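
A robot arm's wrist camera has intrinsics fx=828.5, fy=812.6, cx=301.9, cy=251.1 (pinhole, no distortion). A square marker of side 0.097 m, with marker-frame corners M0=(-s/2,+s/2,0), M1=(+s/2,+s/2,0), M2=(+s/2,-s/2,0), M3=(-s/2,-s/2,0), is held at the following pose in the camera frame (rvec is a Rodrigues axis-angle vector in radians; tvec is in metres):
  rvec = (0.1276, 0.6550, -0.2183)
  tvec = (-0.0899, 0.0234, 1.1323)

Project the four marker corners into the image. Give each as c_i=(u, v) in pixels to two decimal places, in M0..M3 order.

Intrinsics K: fx=828.5, fy=812.6, cx=301.9, cy=251.1
Marker side s = 0.097 m; corners in marker frame (Z=0):
  M0 = (-0.0485, +0.0485, 0)
  M1 = (+0.0485, +0.0485, 0)
  M2 = (+0.0485, -0.0485, 0)
  M3 = (-0.0485, -0.0485, 0)
rvec = (0.1276, 0.6550, -0.2183), |rvec| = θ = 0.70211 rad = 40.228°
Rodrigues: sinθ=0.64583, 1−cosθ=0.23652; R = I + sinθ·[k]× + (1−cosθ)·[k]×²:
    [+0.77129 +0.24090 +0.58913]
    [-0.16070 +0.96932 -0.18598]
    [-0.61586 +0.04877 +0.78634]
t = (-0.0899, 0.0234, 1.1323) m
M0: Pc = R·M0+t = (-0.11562, +0.07821, +1.16453); u = 828.5·(-0.11562)/1.16453 + 301.9 = 219.6402, v = 812.6·(+0.07821)/1.16453 + 251.1 = 305.6715
M1: Pc = R·M1+t = (-0.04081, +0.06262, +1.10480); u = 828.5·(-0.04081)/1.10480 + 301.9 = 271.2971, v = 812.6·(+0.06262)/1.10480 + 251.1 = 297.1570
M2: Pc = R·M2+t = (-0.06418, -0.03141, +1.10007); u = 828.5·(-0.06418)/1.10007 + 301.9 = 253.5666, v = 812.6·(-0.03141)/1.10007 + 251.1 = 227.9008
M3: Pc = R·M3+t = (-0.13899, -0.01582, +1.15980); u = 828.5·(-0.13899)/1.15980 + 301.9 = 202.6122, v = 812.6·(-0.01582)/1.15980 + 251.1 = 240.0172

c0=(219.64, 305.67) c1=(271.30, 297.16) c2=(253.57, 227.90) c3=(202.61, 240.02)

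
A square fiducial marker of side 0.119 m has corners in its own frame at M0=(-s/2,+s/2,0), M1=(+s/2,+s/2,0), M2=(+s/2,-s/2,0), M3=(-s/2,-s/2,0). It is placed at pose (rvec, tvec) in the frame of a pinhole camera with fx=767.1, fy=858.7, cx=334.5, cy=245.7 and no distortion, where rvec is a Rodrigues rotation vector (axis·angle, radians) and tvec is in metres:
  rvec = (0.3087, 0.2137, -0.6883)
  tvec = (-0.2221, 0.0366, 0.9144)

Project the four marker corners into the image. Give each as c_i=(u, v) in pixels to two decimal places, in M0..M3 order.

Intrinsics K: fx=767.1, fy=858.7, cx=334.5, cy=245.7
Marker side s = 0.119 m; corners in marker frame (Z=0):
  M0 = (-0.0595, +0.0595, 0)
  M1 = (+0.0595, +0.0595, 0)
  M2 = (+0.0595, -0.0595, 0)
  M3 = (-0.0595, -0.0595, 0)
rvec = (0.3087, 0.2137, -0.6883), |rvec| = θ = 0.78404 rad = 44.922°
Rodrigues: sinθ=0.70615, 1−cosθ=0.29193; R = I + sinθ·[k]× + (1−cosθ)·[k]×²:
    [+0.75332 +0.65125 +0.09156]
    [-0.58859 +0.72975 -0.34788]
    [-0.29338 +0.20818 +0.93306]
t = (-0.2221, 0.0366, 0.9144) m
M0: Pc = R·M0+t = (-0.22817, +0.11504, +0.94424); u = 767.1·(-0.22817)/0.94424 + 334.5 = 149.1325, v = 858.7·(+0.11504)/0.94424 + 245.7 = 350.3193
M1: Pc = R·M1+t = (-0.13853, +0.04500, +0.90933); u = 767.1·(-0.13853)/0.90933 + 334.5 = 217.6394, v = 858.7·(+0.04500)/0.90933 + 245.7 = 288.1938
M2: Pc = R·M2+t = (-0.21603, -0.04184, +0.88456); u = 767.1·(-0.21603)/0.88456 + 334.5 = 147.1590, v = 858.7·(-0.04184)/0.88456 + 245.7 = 205.0818
M3: Pc = R·M3+t = (-0.30567, +0.02820, +0.91947); u = 767.1·(-0.30567)/0.91947 + 334.5 = 79.4824, v = 858.7·(+0.02820)/0.91947 + 245.7 = 272.0368

c0=(149.13, 350.32) c1=(217.64, 288.19) c2=(147.16, 205.08) c3=(79.48, 272.04)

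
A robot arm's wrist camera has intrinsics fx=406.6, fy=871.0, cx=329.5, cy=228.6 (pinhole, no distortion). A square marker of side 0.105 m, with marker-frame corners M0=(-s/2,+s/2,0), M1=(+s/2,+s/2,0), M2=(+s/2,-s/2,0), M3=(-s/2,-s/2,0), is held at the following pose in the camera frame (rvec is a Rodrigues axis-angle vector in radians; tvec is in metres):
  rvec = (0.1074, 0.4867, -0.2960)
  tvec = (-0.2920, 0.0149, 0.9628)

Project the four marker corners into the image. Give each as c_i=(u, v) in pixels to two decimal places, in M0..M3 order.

Intrinsics K: fx=406.6, fy=871.0, cx=329.5, cy=228.6
Marker side s = 0.105 m; corners in marker frame (Z=0):
  M0 = (-0.0525, +0.0525, 0)
  M1 = (+0.0525, +0.0525, 0)
  M2 = (+0.0525, -0.0525, 0)
  M3 = (-0.0525, -0.0525, 0)
rvec = (0.1074, 0.4867, -0.2960), |rvec| = θ = 0.57968 rad = 33.213°
Rodrigues: sinθ=0.54776, 1−cosθ=0.16336; R = I + sinθ·[k]× + (1−cosθ)·[k]×²:
    [+0.84225 +0.30511 +0.44444]
    [-0.25429 +0.95180 -0.17152]
    [-0.47535 +0.03145 +0.87923]
t = (-0.2920, 0.0149, 0.9628) m
M0: Pc = R·M0+t = (-0.32020, +0.07822, +0.98941); u = 406.6·(-0.32020)/0.98941 + 329.5 = 197.9129, v = 871.0·(+0.07822)/0.98941 + 228.6 = 297.4585
M1: Pc = R·M1+t = (-0.23176, +0.05152, +0.93950); u = 406.6·(-0.23176)/0.93950 + 329.5 = 229.1960, v = 871.0·(+0.05152)/0.93950 + 228.6 = 276.3632
M2: Pc = R·M2+t = (-0.26380, -0.04842, +0.93619); u = 406.6·(-0.26380)/0.93619 + 329.5 = 214.9283, v = 871.0·(-0.04842)/0.93619 + 228.6 = 183.5523
M3: Pc = R·M3+t = (-0.35224, -0.02172, +0.98610); u = 406.6·(-0.35224)/0.98610 + 329.5 = 184.2627, v = 871.0·(-0.02172)/0.98610 + 228.6 = 209.4159

c0=(197.91, 297.46) c1=(229.20, 276.36) c2=(214.93, 183.55) c3=(184.26, 209.42)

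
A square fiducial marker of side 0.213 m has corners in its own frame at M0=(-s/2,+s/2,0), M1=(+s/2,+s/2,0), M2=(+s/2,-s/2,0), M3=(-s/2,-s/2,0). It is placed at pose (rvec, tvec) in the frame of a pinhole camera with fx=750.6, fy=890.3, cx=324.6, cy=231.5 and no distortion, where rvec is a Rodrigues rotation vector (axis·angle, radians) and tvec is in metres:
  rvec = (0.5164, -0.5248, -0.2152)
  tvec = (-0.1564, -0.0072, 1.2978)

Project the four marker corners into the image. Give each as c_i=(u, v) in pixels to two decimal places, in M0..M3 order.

c0=(187.15, 311.73) c1=(292.82, 262.68) c2=(281.91, 139.99) c3=(165.63, 184.39)

Intrinsics K: fx=750.6, fy=890.3, cx=324.6, cy=231.5
Marker side s = 0.213 m; corners in marker frame (Z=0):
  M0 = (-0.1065, +0.1065, 0)
  M1 = (+0.1065, +0.1065, 0)
  M2 = (+0.1065, -0.1065, 0)
  M3 = (-0.1065, -0.1065, 0)
rvec = (0.5164, -0.5248, -0.2152), |rvec| = θ = 0.76707 rad = 43.950°
Rodrigues: sinθ=0.69403, 1−cosθ=0.28005; R = I + sinθ·[k]× + (1−cosθ)·[k]×²:
    [+0.84687 +0.06572 -0.52772]
    [-0.32370 +0.85103 -0.41347]
    [+0.42194 +0.52098 +0.74199]
t = (-0.1564, -0.0072, 1.2978) m
M0: Pc = R·M0+t = (-0.23959, +0.11791, +1.30835); u = 750.6·(-0.23959)/1.30835 + 324.6 = 187.1456, v = 890.3·(+0.11791)/1.30835 + 231.5 = 311.7342
M1: Pc = R·M1+t = (-0.05921, +0.04896, +1.39822); u = 750.6·(-0.05921)/1.39822 + 324.6 = 292.8151, v = 890.3·(+0.04896)/1.39822 + 231.5 = 262.6756
M2: Pc = R·M2+t = (-0.07321, -0.13231, +1.28725); u = 750.6·(-0.07321)/1.28725 + 324.6 = 281.9126, v = 890.3·(-0.13231)/1.28725 + 231.5 = 139.9914
M3: Pc = R·M3+t = (-0.25359, -0.06336, +1.19738); u = 750.6·(-0.25359)/1.19738 + 324.6 = 165.6317, v = 890.3·(-0.06336)/1.19738 + 231.5 = 184.3882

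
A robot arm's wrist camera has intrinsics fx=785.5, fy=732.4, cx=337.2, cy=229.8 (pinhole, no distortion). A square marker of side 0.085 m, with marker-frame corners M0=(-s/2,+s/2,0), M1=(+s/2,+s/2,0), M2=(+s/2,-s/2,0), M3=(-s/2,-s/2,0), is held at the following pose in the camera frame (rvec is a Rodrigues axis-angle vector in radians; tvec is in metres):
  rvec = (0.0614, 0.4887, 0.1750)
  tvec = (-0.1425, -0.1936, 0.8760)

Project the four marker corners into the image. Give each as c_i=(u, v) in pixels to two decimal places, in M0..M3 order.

c0=(174.94, 99.95) c1=(234.91, 107.18) c2=(245.83, 34.13) c3=(184.81, 30.04)

Intrinsics K: fx=785.5, fy=732.4, cx=337.2, cy=229.8
Marker side s = 0.085 m; corners in marker frame (Z=0):
  M0 = (-0.0425, +0.0425, 0)
  M1 = (+0.0425, +0.0425, 0)
  M2 = (+0.0425, -0.0425, 0)
  M3 = (-0.0425, -0.0425, 0)
rvec = (0.0614, 0.4887, 0.1750), |rvec| = θ = 0.52271 rad = 29.949°
Rodrigues: sinθ=0.49923, 1−cosθ=0.13353; R = I + sinθ·[k]× + (1−cosθ)·[k]×²:
    [+0.86831 -0.15247 +0.47200]
    [+0.18180 +0.98319 -0.01685]
    [-0.46150 +0.10044 +0.88144]
t = (-0.1425, -0.1936, 0.8760) m
M0: Pc = R·M0+t = (-0.18588, -0.15954, +0.89988); u = 785.5·(-0.18588)/0.89988 + 337.2 = 174.9438, v = 732.4·(-0.15954)/0.89988 + 229.8 = 99.9520
M1: Pc = R·M1+t = (-0.11208, -0.14409, +0.86066); u = 785.5·(-0.11208)/0.86066 + 337.2 = 234.9100, v = 732.4·(-0.14409)/0.86066 + 229.8 = 107.1842
M2: Pc = R·M2+t = (-0.09912, -0.22766, +0.85212); u = 785.5·(-0.09912)/0.85212 + 337.2 = 245.8323, v = 732.4·(-0.22766)/0.85212 + 229.8 = 34.1259
M3: Pc = R·M3+t = (-0.17292, -0.24311, +0.89134); u = 785.5·(-0.17292)/0.89134 + 337.2 = 184.8110, v = 732.4·(-0.24311)/0.89134 + 229.8 = 30.0396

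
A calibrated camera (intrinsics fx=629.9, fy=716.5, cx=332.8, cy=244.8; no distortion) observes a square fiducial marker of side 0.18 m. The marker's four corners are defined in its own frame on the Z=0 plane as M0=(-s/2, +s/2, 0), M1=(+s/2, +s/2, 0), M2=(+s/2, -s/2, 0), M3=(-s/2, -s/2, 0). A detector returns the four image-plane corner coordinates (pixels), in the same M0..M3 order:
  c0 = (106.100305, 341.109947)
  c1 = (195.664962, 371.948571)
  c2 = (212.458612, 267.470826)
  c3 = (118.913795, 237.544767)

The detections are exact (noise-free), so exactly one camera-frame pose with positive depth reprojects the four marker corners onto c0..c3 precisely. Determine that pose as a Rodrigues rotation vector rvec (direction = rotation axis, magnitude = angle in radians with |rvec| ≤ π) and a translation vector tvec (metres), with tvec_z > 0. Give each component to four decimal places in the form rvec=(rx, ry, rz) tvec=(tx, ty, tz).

Intrinsics K: fx=629.9, fy=716.5, cx=332.8, cy=244.8
Marker side s = 0.18 m; corners in marker frame (Z=0):
  M0 = (-0.0900, +0.0900, 0)
  M1 = (+0.0900, +0.0900, 0)
  M2 = (+0.0900, -0.0900, 0)
  M3 = (-0.0900, -0.0900, 0)
Detected image corners:
  c0 = (106.100305, 341.109947) px
  c1 = (195.664962, 371.948571) px
  c2 = (212.458612, 267.470826) px
  c3 = (118.913795, 237.544767) px
Planar DLT: solve 8×8 A·h = b for H (H[2,2]=1):
  H  [+490.38674 -46.81546 +157.66653]
  H  [+134.15684 +645.80912 +305.40713]
  H  [-0.11390 +0.22310 +1.00000]
B = K⁻¹H; ‖b₁‖=0.876085, ‖b₂‖=0.876085; λ = 2/(‖b₁‖+‖b₂‖) = 1.141441, sign → tz>0 ⇒ λ=+1.141441
r₁ = λ·B[:,0] = (+0.95732,+0.25814,-0.13001); r₂ = λ·B[:,1] = (-0.21938,+0.94182,+0.25466)
r₃ = r₁×r₂ = (+0.18818,-0.21527,+0.95825); SVD([r₁ r₂ r₃]) → R = UVᵀ:
  R  [+0.95732 -0.21938 +0.18818]
  R  [+0.25814 +0.94182 -0.21527]
  R  [-0.13001 +0.25466 +0.95825]
t = (-0.31736, +0.09655, +1.14144) m
tr R = 2.857391; θ = arccos((tr R − 1)/2) = 0.379917 rad = 21.768°
axis k = ((R−Rᵀ)₃₂, (R−Rᵀ)₁₃, (R−Rᵀ)₂₁) / (2 sinθ) = (+0.633584, +0.429015, +0.643830)
rvec = θ·k = (+0.240709, +0.162990, +0.244602)

rvec=(0.2407, 0.1630, 0.2446) tvec=(-0.3174, 0.0966, 1.1414)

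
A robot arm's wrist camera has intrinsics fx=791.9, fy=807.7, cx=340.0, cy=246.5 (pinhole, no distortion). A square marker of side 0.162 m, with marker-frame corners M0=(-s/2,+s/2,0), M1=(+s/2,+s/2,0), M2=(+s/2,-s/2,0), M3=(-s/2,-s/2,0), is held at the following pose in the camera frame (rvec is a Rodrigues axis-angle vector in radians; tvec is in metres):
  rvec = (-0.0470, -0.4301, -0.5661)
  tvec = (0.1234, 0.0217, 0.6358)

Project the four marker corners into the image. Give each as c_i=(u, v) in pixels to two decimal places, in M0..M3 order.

c0=(476.43, 420.92) c1=(607.16, 305.02) c2=(509.56, 139.19) c3=(365.43, 239.07)

Intrinsics K: fx=791.9, fy=807.7, cx=340.0, cy=246.5
Marker side s = 0.162 m; corners in marker frame (Z=0):
  M0 = (-0.0810, +0.0810, 0)
  M1 = (+0.0810, +0.0810, 0)
  M2 = (+0.0810, -0.0810, 0)
  M3 = (-0.0810, -0.0810, 0)
rvec = (-0.0470, -0.4301, -0.5661), |rvec| = θ = 0.71251 rad = 40.824°
Rodrigues: sinθ=0.65373, 1−cosθ=0.24327; R = I + sinθ·[k]× + (1−cosθ)·[k]×²:
    [+0.75778 +0.52909 -0.38187]
    [-0.50972 +0.84537 +0.15980]
    [+0.40737 +0.07355 +0.91030]
t = (0.1234, 0.0217, 0.6358) m
M0: Pc = R·M0+t = (+0.10488, +0.13146, +0.60876); u = 791.9·(+0.10488)/0.60876 + 340.0 = 476.4265, v = 807.7·(+0.13146)/0.60876 + 246.5 = 420.9232
M1: Pc = R·M1+t = (+0.22764, +0.04889, +0.67475); u = 791.9·(+0.22764)/0.67475 + 340.0 = 607.1572, v = 807.7·(+0.04889)/0.67475 + 246.5 = 305.0204
M2: Pc = R·M2+t = (+0.14192, -0.08806, +0.66284); u = 791.9·(+0.14192)/0.66284 + 340.0 = 509.5582, v = 807.7·(-0.08806)/0.66284 + 246.5 = 139.1923
M3: Pc = R·M3+t = (+0.01916, -0.00549, +0.59685); u = 791.9·(+0.01916)/0.59685 + 340.0 = 365.4258, v = 807.7·(-0.00549)/0.59685 + 246.5 = 239.0730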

■ **Task description**
Only the lines from the beginning of the entries through the line bearing "tvec = (-0.0899, 0.0234, 1.1323)" should be returned, each exactly as written.

■ **Answer to this exercise**
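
A robot arm's wrist camera has intrinsics fx=828.5, fy=812.6, cx=301.9, cy=251.1 (pinhole, no distortion). A square marker of side 0.097 m, with marker-frame corners M0=(-s/2,+s/2,0), M1=(+s/2,+s/2,0), M2=(+s/2,-s/2,0), M3=(-s/2,-s/2,0), is held at the following pose in the camera frame (rvec is a Rodrigues axis-angle vector in radians; tvec is in metres):
  rvec = (0.1276, 0.6550, -0.2183)
  tvec = (-0.0899, 0.0234, 1.1323)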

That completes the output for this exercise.